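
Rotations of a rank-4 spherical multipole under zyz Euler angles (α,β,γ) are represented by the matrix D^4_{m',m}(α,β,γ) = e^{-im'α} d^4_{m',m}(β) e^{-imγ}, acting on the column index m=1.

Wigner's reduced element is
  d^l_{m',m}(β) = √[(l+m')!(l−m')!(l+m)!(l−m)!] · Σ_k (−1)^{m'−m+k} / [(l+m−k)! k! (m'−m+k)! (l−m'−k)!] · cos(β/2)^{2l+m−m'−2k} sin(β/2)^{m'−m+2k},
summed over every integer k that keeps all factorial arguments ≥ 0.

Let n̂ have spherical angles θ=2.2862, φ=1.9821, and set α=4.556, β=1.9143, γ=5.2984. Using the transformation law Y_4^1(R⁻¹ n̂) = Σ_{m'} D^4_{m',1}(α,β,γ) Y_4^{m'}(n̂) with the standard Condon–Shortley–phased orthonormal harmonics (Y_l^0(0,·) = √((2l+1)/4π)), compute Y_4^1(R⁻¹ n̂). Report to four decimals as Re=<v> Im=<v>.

Re=-0.2855 Im=-0.1676

Need the full column D^4_{m',1} for m'=−4..4 at α=4.556, β=1.9143, γ=5.2984.
cos(β/2)=0.575852, sin(β/2)=0.817554
d^4_{-4,1}: single k=5 term ⇒ +0.521926;  D = +0.488610+0.183485i
d^4_{-3,1}: k∈[4..5] ⇒ +0.649873 -0.785942 = -0.136068;  D = +0.067092-0.118378i
d^4_{-2,1}: k∈[3..5] ⇒ +0.489350 -1.479521 +0.596433 = -0.393738;  D = +0.308129+0.245125i
d^4_{-1,1}: k∈[2..5] ⇒ +0.243725 -1.473774 +1.485290 -0.199586 = +0.055654;  D = +0.041009-0.037626i
d^4_{0,1}: k∈[1..4] ⇒ +0.076773 -0.928476 +1.871463 -0.628695 = +0.391064;  D = +0.216275+0.325816i
d^4_{1,1}: k∈[0..3] ⇒ +0.012092 -0.365587 +1.473774 -0.990193 = +0.130086;  D = -0.118264+0.054184i
d^4_{2,1}: k∈[0..2] ⇒ -0.072833 +0.734025 -0.986347 = -0.325156;  D = +0.087742+0.313094i
d^4_{3,1}: k∈[0..1] ⇒ +0.193450 -0.649873 = -0.456423;  D = -0.453311+0.053209i
d^4_{4,1}: single k=0 term ⇒ -0.258940;  D = +0.010237-0.258737i
Y_4^{m'}(θ=2.2862,φ=1.9821) and Σ D·Y over m':
  (+0.4886+0.1835i)·(-0.0107-0.1433i)  (+0.0671-0.1184i)·(-0.3332-0.1167i)  (+0.3081+0.2451i)·(-0.2608+0.2810i)  (+0.0410-0.0376i)·(+0.0011+0.0025i)  (+0.2163+0.3258i)·(-0.3627+0.0000i)  (-0.1183+0.0542i)·(-0.0011+0.0025i)  (+0.0877+0.3131i)·(-0.2608-0.2810i)  (-0.4533+0.0532i)·(+0.3332-0.1167i)  (+0.0102-0.2587i)·(-0.0107+0.1433i)
Y_4^1(R⁻¹ n̂) = -0.285469-0.167609i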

···

What is needed is a faithful transcription of every entry.

OUTPUT OF THE TASK:
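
Rotations of a rank-4 spherical multipole under zyz Euler angles (α,β,γ) are represented by the matrix D^4_{m',m}(α,β,γ) = e^{-im'α} d^4_{m',m}(β) e^{-imγ}, acting on the column index m=1.

Wigner's reduced element is
  d^l_{m',m}(β) = √[(l+m')!(l−m')!(l+m)!(l−m)!] · Σ_k (−1)^{m'−m+k} / [(l+m−k)! k! (m'−m+k)! (l−m'−k)!] · cos(β/2)^{2l+m−m'−2k} sin(β/2)^{m'−m+2k},
summed over every integer k that keeps all factorial arguments ≥ 0.

Let n̂ have spherical angles θ=2.2862, φ=1.9821, and set α=4.556, β=1.9143, γ=5.2984. Using the transformation law Y_4^1(R⁻¹ n̂) = Σ_{m'} D^4_{m',1}(α,β,γ) Y_4^{m'}(n̂) with the standard Condon–Shortley–phased orthonormal harmonics (Y_l^0(0,·) = √((2l+1)/4π)), compute Y_4^1(R⁻¹ n̂). Report to four decimals as Re=<v> Im=<v>.

Re=-0.2855 Im=-0.1676

Need the full column D^4_{m',1} for m'=−4..4 at α=4.556, β=1.9143, γ=5.2984.
cos(β/2)=0.575852, sin(β/2)=0.817554
d^4_{-4,1}: single k=5 term ⇒ +0.521926;  D = +0.488610+0.183485i
d^4_{-3,1}: k∈[4..5] ⇒ +0.649873 -0.785942 = -0.136068;  D = +0.067092-0.118378i
d^4_{-2,1}: k∈[3..5] ⇒ +0.489350 -1.479521 +0.596433 = -0.393738;  D = +0.308129+0.245125i
d^4_{-1,1}: k∈[2..5] ⇒ +0.243725 -1.473774 +1.485290 -0.199586 = +0.055654;  D = +0.041009-0.037626i
d^4_{0,1}: k∈[1..4] ⇒ +0.076773 -0.928476 +1.871463 -0.628695 = +0.391064;  D = +0.216275+0.325816i
d^4_{1,1}: k∈[0..3] ⇒ +0.012092 -0.365587 +1.473774 -0.990193 = +0.130086;  D = -0.118264+0.054184i
d^4_{2,1}: k∈[0..2] ⇒ -0.072833 +0.734025 -0.986347 = -0.325156;  D = +0.087742+0.313094i
d^4_{3,1}: k∈[0..1] ⇒ +0.193450 -0.649873 = -0.456423;  D = -0.453311+0.053209i
d^4_{4,1}: single k=0 term ⇒ -0.258940;  D = +0.010237-0.258737i
Y_4^{m'}(θ=2.2862,φ=1.9821) and Σ D·Y over m':
  (+0.4886+0.1835i)·(-0.0107-0.1433i)  (+0.0671-0.1184i)·(-0.3332-0.1167i)  (+0.3081+0.2451i)·(-0.2608+0.2810i)  (+0.0410-0.0376i)·(+0.0011+0.0025i)  (+0.2163+0.3258i)·(-0.3627+0.0000i)  (-0.1183+0.0542i)·(-0.0011+0.0025i)  (+0.0877+0.3131i)·(-0.2608-0.2810i)  (-0.4533+0.0532i)·(+0.3332-0.1167i)  (+0.0102-0.2587i)·(-0.0107+0.1433i)
Y_4^1(R⁻¹ n̂) = -0.285469-0.167609i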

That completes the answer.